**THE PROBLEM**
Those lines of the records that contain "Answer" are to be located and copied.

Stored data
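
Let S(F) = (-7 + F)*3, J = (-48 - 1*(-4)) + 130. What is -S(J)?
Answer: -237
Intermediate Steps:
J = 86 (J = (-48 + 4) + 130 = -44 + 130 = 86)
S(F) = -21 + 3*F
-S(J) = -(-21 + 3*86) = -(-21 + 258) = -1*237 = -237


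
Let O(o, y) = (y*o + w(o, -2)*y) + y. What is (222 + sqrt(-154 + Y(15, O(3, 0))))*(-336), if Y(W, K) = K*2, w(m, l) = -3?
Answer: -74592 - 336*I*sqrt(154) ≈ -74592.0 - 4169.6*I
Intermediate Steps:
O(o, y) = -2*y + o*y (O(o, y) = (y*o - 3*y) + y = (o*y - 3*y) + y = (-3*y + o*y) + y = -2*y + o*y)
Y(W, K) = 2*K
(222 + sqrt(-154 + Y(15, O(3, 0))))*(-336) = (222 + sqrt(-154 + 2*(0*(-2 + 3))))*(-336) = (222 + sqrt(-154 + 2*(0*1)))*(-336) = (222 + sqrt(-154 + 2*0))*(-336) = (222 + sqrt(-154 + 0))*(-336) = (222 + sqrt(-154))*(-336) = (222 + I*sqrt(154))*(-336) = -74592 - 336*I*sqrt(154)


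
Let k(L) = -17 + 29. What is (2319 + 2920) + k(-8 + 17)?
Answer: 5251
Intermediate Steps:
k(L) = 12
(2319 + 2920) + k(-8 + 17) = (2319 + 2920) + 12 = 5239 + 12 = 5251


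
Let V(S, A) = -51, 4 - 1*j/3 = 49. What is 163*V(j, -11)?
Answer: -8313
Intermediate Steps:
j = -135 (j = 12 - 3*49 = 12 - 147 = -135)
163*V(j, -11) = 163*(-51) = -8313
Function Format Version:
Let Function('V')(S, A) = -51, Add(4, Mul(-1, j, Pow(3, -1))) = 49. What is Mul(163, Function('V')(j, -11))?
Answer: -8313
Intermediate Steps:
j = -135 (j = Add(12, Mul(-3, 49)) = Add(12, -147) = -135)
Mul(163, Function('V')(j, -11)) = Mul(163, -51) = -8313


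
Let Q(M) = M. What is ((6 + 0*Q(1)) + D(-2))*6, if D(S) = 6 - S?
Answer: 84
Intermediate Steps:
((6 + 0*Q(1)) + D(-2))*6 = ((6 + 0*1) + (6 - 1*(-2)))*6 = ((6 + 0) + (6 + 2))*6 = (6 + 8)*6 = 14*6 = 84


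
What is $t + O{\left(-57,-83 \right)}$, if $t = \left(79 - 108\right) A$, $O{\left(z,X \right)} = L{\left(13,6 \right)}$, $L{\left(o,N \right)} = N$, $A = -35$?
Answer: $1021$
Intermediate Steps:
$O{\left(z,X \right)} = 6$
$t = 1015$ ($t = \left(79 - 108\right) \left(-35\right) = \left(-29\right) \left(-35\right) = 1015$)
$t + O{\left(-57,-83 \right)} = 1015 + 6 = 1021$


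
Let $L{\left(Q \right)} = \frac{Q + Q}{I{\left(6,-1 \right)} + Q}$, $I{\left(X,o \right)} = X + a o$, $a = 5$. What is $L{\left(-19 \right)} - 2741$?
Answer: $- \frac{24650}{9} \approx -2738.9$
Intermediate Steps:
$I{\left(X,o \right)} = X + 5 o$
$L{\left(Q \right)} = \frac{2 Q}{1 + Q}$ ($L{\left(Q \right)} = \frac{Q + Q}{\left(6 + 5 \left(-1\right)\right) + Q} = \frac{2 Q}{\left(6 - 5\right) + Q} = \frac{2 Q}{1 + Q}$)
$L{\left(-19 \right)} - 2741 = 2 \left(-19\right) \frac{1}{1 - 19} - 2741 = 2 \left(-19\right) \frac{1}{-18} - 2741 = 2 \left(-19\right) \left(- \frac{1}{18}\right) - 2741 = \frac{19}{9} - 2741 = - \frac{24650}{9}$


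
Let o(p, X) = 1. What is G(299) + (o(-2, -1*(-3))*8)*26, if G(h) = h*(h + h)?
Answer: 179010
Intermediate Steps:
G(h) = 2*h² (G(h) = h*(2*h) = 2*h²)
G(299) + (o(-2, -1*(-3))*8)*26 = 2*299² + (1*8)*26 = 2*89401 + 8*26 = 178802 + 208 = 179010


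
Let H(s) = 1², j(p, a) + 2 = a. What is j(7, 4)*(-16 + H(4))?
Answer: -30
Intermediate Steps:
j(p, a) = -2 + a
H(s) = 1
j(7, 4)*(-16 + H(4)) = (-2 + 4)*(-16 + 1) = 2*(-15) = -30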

**SOLUTION TO THE EXERCISE**
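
Answer: -237
Answer: -74592 - 336*I*sqrt(154) ≈ -74592.0 - 4169.6*I
Answer: 5251
Answer: -8313
Answer: -8313
Answer: 84
Answer: $1021$
Answer: $- \frac{24650}{9} \approx -2738.9$
Answer: 179010
Answer: -30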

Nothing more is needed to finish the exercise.